*Aim of the exercise:* The expected output is a verbatim reprint of the lines from the beginning of the data that follows through the line that contains "[2024-04-11T13:59:25] CREATE - analytics-service".
### Data for the task
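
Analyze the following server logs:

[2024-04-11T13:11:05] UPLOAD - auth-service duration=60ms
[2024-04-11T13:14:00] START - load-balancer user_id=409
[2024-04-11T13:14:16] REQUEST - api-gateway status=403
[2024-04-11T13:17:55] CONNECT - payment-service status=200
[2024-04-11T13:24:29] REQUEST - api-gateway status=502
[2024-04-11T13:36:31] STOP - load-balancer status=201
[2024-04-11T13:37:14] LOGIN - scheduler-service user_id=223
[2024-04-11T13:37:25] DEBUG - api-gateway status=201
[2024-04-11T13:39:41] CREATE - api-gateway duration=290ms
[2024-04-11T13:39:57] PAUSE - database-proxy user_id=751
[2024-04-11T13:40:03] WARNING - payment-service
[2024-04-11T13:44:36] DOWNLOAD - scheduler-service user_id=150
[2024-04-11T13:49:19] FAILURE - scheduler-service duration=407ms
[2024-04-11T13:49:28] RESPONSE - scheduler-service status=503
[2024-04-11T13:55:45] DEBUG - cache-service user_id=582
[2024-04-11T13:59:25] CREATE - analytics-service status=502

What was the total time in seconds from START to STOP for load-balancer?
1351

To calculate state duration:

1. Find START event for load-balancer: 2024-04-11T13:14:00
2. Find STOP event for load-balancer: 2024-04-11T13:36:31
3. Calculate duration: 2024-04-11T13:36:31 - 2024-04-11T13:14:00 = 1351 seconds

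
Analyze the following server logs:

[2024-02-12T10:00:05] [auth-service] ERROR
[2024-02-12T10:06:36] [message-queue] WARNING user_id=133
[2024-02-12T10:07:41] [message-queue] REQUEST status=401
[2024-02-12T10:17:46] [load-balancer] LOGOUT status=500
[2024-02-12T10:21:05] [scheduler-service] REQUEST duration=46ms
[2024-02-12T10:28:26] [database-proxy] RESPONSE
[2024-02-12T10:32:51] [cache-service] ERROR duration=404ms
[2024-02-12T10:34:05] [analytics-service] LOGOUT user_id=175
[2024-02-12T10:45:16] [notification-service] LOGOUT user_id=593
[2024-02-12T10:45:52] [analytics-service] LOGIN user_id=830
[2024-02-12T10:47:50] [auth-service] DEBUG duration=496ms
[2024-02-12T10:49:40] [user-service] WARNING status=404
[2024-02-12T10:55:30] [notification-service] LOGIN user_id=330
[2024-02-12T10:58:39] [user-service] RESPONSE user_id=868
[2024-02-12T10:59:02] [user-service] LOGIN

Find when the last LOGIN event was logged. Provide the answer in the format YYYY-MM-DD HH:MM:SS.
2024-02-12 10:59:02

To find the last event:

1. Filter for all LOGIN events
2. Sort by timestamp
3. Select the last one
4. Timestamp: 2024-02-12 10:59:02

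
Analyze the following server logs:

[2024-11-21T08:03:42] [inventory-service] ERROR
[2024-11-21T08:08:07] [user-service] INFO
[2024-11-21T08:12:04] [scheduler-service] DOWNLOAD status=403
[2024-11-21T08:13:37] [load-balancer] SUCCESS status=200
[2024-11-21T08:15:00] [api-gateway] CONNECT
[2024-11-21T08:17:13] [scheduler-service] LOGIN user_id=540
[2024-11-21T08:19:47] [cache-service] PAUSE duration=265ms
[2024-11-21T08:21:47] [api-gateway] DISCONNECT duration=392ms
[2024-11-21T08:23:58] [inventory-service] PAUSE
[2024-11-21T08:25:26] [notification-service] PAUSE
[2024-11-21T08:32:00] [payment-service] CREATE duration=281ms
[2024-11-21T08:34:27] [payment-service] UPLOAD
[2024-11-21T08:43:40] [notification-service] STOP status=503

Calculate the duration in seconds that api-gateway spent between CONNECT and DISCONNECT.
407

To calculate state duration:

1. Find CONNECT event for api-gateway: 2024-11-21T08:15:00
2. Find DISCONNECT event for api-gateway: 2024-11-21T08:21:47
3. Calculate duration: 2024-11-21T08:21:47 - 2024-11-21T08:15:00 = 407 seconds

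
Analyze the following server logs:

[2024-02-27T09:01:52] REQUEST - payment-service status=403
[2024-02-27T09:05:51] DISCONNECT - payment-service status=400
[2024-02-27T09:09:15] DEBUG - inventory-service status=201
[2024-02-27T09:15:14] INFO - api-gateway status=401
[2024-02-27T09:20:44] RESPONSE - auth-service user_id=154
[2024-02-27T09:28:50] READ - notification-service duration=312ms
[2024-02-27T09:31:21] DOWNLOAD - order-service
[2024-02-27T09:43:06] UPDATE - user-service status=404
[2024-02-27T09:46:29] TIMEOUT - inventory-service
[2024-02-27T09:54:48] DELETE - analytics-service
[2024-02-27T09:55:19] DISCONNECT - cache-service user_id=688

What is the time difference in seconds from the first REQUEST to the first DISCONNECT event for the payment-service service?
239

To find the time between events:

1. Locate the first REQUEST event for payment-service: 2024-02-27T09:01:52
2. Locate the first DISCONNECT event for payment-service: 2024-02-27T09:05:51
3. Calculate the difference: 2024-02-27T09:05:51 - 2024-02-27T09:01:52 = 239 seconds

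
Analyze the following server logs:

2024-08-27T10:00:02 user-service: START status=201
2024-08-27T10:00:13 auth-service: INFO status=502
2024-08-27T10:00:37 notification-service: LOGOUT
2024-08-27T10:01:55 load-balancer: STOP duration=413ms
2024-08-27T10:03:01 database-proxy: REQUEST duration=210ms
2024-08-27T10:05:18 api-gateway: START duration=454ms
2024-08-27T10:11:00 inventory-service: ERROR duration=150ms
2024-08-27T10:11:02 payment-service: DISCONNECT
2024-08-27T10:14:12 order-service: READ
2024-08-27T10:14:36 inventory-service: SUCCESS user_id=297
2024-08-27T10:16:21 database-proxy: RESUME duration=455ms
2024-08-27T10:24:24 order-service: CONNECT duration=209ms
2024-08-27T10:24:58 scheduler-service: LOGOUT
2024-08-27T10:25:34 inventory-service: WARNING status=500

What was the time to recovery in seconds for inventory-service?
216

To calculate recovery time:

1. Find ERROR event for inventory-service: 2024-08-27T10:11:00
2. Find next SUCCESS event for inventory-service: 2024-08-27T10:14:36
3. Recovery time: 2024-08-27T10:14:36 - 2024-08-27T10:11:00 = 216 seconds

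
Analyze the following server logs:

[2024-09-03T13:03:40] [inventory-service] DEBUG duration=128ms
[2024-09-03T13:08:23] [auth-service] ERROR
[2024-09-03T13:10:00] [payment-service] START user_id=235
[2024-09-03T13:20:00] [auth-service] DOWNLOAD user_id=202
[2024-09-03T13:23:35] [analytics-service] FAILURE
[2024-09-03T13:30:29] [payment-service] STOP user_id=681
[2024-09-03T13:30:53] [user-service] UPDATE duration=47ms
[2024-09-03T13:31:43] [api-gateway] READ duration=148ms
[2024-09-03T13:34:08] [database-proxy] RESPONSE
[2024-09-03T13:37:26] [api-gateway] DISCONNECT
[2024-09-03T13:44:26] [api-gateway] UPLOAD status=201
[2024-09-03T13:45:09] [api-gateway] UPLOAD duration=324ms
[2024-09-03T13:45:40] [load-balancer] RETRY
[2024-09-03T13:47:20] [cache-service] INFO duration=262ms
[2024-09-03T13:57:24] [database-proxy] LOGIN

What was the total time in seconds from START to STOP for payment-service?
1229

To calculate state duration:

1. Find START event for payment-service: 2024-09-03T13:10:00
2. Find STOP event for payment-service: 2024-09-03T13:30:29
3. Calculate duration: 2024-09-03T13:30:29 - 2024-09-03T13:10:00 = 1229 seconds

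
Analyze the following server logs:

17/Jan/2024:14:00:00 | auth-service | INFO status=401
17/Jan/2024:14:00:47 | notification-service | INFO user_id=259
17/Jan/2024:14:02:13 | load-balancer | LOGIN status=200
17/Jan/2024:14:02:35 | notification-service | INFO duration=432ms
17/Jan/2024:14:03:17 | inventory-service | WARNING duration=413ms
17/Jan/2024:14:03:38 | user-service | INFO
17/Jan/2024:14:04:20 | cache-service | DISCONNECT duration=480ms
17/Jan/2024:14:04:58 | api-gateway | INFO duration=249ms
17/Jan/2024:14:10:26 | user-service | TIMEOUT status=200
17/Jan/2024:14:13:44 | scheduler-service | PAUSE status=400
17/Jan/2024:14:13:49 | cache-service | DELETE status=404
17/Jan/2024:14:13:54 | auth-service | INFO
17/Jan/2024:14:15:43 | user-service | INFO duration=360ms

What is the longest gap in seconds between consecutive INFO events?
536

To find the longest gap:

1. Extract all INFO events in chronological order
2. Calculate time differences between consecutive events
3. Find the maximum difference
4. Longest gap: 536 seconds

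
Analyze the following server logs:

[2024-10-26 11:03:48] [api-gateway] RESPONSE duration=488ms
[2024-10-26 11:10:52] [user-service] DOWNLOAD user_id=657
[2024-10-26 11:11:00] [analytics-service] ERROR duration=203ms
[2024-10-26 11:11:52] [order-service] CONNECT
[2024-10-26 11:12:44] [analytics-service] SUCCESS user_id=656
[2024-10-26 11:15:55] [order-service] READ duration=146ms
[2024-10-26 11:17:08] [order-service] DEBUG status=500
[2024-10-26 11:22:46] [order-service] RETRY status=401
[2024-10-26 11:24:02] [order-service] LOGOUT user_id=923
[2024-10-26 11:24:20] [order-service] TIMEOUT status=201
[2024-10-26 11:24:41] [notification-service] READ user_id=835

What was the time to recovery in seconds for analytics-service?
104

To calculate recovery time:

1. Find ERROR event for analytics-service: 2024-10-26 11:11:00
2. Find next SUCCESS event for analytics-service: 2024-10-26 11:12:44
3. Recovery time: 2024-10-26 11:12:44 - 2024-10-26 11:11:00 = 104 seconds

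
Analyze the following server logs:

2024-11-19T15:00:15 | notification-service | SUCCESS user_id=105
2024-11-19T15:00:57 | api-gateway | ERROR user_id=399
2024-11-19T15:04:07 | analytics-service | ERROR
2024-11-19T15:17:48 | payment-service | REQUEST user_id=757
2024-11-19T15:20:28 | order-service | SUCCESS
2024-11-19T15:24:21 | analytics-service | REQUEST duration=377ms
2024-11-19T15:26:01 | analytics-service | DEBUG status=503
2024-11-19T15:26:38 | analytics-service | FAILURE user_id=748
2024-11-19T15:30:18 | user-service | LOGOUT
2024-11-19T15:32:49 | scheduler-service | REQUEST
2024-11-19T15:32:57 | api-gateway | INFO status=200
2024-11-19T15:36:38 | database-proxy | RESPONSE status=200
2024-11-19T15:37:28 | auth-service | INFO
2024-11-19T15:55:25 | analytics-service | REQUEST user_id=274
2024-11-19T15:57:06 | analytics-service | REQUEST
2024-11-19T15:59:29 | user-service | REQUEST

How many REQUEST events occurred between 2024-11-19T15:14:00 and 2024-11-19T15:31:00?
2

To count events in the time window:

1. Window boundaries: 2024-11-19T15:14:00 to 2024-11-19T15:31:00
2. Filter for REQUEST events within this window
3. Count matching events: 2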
######
*Solution to the problem:*
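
Analyze the following server logs:

[2024-04-11T13:11:05] UPLOAD - auth-service duration=60ms
[2024-04-11T13:14:00] START - load-balancer user_id=409
[2024-04-11T13:14:16] REQUEST - api-gateway status=403
[2024-04-11T13:17:55] CONNECT - payment-service status=200
[2024-04-11T13:24:29] REQUEST - api-gateway status=502
[2024-04-11T13:36:31] STOP - load-balancer status=201
[2024-04-11T13:37:14] LOGIN - scheduler-service user_id=223
[2024-04-11T13:37:25] DEBUG - api-gateway status=201
[2024-04-11T13:39:41] CREATE - api-gateway duration=290ms
[2024-04-11T13:39:57] PAUSE - database-proxy user_id=751
[2024-04-11T13:40:03] WARNING - payment-service
[2024-04-11T13:44:36] DOWNLOAD - scheduler-service user_id=150
[2024-04-11T13:49:19] FAILURE - scheduler-service duration=407ms
[2024-04-11T13:49:28] RESPONSE - scheduler-service status=503
[2024-04-11T13:55:45] DEBUG - cache-service user_id=582
[2024-04-11T13:59:25] CREATE - analytics-service status=502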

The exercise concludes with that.